◆ Exercise description
Find the string "cylinder" in the listing below and return each line it appears in.

◆ Stored data
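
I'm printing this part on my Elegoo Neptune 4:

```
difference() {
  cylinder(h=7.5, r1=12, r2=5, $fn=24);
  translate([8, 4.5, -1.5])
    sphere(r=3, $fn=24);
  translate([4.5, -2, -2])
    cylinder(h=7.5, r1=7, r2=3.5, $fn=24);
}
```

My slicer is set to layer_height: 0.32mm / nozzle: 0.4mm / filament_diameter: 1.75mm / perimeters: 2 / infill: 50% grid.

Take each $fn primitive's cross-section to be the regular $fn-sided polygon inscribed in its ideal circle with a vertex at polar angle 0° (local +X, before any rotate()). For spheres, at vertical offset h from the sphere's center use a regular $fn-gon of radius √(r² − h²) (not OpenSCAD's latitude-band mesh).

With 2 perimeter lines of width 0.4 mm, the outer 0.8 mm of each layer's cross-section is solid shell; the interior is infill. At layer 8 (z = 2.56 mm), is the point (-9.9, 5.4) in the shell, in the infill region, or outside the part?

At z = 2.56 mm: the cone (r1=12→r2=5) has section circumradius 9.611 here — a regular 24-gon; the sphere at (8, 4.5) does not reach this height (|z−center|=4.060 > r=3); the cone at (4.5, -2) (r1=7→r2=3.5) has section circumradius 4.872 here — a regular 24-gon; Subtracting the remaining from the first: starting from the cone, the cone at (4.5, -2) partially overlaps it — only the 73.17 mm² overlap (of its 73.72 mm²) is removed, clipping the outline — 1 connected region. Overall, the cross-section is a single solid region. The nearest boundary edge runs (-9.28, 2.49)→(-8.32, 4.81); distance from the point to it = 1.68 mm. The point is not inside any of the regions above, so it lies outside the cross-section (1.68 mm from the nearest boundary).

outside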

◆ Finished task
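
  cylinder(h=7.5, r1=12, r2=5, $fn=24);
    cylinder(h=7.5, r1=7, r2=3.5, $fn=24);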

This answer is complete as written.